[Opening Dataset section]

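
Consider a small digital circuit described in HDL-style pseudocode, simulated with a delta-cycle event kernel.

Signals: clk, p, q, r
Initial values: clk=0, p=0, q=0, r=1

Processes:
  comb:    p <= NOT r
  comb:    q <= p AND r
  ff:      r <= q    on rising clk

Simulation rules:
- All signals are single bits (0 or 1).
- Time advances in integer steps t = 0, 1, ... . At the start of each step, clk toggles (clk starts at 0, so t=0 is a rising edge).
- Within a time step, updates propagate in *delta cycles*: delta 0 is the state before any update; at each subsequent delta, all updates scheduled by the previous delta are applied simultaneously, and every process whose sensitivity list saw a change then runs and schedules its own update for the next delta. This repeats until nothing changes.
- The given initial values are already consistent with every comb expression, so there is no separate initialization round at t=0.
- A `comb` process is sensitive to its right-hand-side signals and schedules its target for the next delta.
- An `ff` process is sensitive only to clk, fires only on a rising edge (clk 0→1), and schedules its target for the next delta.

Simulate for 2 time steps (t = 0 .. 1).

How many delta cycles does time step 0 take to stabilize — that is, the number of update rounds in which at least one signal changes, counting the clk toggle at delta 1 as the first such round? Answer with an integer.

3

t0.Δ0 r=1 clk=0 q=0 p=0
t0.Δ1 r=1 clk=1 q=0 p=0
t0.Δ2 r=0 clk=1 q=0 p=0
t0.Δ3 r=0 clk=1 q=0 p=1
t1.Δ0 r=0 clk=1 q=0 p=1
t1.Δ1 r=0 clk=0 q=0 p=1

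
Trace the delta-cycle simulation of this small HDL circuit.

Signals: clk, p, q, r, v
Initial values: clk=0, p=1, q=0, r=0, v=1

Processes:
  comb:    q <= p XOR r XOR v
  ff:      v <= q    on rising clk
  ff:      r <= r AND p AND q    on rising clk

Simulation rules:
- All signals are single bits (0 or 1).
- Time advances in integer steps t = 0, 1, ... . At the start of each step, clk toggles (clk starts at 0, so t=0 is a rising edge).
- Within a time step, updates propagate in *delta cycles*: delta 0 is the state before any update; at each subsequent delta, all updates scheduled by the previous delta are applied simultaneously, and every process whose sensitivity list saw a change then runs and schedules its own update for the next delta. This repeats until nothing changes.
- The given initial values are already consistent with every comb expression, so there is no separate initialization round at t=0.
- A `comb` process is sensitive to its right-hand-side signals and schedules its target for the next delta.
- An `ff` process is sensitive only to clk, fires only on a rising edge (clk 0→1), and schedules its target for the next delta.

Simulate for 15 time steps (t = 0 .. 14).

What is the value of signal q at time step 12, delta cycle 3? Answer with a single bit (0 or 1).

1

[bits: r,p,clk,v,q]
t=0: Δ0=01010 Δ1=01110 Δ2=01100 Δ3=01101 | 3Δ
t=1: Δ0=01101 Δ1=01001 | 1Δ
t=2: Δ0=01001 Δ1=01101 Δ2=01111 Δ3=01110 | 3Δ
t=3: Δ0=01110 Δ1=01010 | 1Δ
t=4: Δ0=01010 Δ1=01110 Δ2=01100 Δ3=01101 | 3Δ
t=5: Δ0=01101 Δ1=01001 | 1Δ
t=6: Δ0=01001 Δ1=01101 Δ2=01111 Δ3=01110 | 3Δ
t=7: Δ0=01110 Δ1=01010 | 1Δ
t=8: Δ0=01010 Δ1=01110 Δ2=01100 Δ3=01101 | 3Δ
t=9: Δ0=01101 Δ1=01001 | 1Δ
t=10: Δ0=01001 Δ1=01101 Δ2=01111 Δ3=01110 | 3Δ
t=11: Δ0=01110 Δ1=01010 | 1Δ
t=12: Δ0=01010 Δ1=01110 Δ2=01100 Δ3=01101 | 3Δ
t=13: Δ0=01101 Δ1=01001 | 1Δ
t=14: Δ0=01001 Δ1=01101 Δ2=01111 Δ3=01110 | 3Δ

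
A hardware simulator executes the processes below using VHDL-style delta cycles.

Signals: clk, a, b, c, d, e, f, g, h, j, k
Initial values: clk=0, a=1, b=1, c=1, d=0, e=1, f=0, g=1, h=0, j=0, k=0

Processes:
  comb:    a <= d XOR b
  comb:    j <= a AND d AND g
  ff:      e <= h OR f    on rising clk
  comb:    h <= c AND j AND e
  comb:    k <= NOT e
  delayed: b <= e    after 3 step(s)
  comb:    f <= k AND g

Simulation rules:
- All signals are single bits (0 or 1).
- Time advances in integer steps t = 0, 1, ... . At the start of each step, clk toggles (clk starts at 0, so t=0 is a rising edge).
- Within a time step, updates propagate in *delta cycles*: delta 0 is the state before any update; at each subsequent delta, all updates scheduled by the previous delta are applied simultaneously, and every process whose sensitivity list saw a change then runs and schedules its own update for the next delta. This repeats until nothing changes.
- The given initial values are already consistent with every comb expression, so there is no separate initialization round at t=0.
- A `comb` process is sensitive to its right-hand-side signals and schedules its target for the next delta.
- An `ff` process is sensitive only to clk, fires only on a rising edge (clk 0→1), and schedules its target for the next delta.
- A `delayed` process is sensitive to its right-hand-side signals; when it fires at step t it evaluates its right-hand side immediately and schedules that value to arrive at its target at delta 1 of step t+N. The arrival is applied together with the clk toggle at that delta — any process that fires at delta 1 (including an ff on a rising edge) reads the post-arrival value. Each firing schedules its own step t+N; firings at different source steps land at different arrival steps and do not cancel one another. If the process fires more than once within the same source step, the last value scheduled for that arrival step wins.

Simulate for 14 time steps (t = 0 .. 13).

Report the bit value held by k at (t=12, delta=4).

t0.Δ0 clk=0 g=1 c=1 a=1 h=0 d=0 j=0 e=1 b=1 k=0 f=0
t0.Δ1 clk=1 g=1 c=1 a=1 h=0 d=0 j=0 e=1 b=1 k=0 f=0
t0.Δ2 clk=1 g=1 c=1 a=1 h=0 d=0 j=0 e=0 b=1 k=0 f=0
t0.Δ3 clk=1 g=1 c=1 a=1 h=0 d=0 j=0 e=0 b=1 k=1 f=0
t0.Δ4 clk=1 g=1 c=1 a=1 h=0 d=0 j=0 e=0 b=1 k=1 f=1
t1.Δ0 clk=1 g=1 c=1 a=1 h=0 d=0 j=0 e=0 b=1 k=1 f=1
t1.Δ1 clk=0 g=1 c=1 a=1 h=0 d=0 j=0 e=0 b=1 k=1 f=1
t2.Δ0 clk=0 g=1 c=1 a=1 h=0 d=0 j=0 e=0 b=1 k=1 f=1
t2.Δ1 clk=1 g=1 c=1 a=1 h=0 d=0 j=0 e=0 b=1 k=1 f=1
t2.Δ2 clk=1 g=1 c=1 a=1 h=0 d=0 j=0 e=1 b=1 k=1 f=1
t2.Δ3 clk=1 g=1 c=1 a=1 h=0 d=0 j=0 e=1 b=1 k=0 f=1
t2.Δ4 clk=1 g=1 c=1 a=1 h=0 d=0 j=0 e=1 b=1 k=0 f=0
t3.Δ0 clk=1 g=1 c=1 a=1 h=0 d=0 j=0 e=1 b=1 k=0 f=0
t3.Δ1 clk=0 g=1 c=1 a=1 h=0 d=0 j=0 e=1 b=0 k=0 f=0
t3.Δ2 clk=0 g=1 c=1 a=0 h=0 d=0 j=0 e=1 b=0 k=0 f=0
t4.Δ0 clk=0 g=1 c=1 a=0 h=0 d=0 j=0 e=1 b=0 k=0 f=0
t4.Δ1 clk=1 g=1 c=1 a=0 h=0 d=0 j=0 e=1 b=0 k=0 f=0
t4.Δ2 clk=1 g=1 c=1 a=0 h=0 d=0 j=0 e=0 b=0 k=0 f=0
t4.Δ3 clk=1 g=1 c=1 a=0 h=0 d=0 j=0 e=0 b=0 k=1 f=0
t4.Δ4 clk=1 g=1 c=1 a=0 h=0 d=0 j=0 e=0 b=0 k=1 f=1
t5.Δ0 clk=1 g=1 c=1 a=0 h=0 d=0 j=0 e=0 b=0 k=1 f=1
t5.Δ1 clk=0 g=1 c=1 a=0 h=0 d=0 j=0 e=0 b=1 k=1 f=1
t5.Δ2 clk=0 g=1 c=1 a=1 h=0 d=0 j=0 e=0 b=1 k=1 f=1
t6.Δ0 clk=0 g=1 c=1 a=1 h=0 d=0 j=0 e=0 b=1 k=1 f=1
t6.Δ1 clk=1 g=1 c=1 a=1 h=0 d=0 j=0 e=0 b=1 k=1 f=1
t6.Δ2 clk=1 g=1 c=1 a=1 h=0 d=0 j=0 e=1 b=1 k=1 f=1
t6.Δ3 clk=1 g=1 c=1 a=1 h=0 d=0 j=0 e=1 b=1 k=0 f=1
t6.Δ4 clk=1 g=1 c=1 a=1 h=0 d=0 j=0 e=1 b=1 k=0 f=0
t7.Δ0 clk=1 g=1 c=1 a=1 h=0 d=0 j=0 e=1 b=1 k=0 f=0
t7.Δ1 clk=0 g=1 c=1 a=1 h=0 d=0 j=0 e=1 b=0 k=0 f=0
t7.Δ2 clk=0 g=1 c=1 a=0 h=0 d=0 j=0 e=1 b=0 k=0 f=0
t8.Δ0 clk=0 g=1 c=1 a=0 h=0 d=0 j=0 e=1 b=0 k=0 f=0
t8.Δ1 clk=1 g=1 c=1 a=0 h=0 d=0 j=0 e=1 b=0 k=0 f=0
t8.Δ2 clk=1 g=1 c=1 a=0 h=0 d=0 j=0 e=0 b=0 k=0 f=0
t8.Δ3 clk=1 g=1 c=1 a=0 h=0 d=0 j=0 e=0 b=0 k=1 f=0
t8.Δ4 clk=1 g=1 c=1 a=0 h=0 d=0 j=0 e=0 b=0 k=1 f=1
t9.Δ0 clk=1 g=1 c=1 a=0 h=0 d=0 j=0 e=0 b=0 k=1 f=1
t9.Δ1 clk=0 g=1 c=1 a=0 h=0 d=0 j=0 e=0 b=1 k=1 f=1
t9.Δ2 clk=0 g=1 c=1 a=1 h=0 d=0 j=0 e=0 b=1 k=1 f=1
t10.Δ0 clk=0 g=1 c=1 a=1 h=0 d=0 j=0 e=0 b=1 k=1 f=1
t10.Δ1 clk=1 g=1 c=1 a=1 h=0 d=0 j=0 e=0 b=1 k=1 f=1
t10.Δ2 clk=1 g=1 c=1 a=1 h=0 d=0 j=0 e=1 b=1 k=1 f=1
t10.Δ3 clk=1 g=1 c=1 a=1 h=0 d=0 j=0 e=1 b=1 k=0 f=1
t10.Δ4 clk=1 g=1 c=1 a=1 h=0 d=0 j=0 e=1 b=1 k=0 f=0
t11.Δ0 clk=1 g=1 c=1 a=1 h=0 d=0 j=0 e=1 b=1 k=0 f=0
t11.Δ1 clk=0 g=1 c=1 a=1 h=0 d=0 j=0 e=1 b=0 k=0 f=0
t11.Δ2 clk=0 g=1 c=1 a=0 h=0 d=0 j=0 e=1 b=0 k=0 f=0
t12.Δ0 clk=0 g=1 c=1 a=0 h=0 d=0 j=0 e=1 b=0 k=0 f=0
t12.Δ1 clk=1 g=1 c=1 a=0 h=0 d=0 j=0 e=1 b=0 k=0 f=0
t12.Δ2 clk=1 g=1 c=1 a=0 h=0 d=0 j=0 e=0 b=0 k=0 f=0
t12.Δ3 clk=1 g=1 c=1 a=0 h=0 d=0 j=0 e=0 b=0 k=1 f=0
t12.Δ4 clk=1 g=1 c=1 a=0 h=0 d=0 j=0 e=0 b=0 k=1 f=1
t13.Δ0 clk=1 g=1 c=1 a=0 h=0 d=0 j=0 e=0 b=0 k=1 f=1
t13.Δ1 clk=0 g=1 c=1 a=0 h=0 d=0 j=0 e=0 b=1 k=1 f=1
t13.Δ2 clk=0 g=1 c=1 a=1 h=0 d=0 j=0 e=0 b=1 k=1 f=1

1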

[Closing Dataset section]

About this exercise
Send back an exact copy of only the lines from the line with "What is the" up to and including the line with "a <= d XOR b" in the data above.

Result for this task
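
What is the value of signal q at time step 12, delta cycle 3? Answer with a single bit (0 or 1).

1

[bits: r,p,clk,v,q]
t=0: Δ0=01010 Δ1=01110 Δ2=01100 Δ3=01101 | 3Δ
t=1: Δ0=01101 Δ1=01001 | 1Δ
t=2: Δ0=01001 Δ1=01101 Δ2=01111 Δ3=01110 | 3Δ
t=3: Δ0=01110 Δ1=01010 | 1Δ
t=4: Δ0=01010 Δ1=01110 Δ2=01100 Δ3=01101 | 3Δ
t=5: Δ0=01101 Δ1=01001 | 1Δ
t=6: Δ0=01001 Δ1=01101 Δ2=01111 Δ3=01110 | 3Δ
t=7: Δ0=01110 Δ1=01010 | 1Δ
t=8: Δ0=01010 Δ1=01110 Δ2=01100 Δ3=01101 | 3Δ
t=9: Δ0=01101 Δ1=01001 | 1Δ
t=10: Δ0=01001 Δ1=01101 Δ2=01111 Δ3=01110 | 3Δ
t=11: Δ0=01110 Δ1=01010 | 1Δ
t=12: Δ0=01010 Δ1=01110 Δ2=01100 Δ3=01101 | 3Δ
t=13: Δ0=01101 Δ1=01001 | 1Δ
t=14: Δ0=01001 Δ1=01101 Δ2=01111 Δ3=01110 | 3Δ

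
A hardware simulator executes the processes below using VHDL-style delta cycles.

Signals: clk, a, b, c, d, e, f, g, h, j, k
Initial values: clk=0, a=1, b=1, c=1, d=0, e=1, f=0, g=1, h=0, j=0, k=0

Processes:
  comb:    a <= d XOR b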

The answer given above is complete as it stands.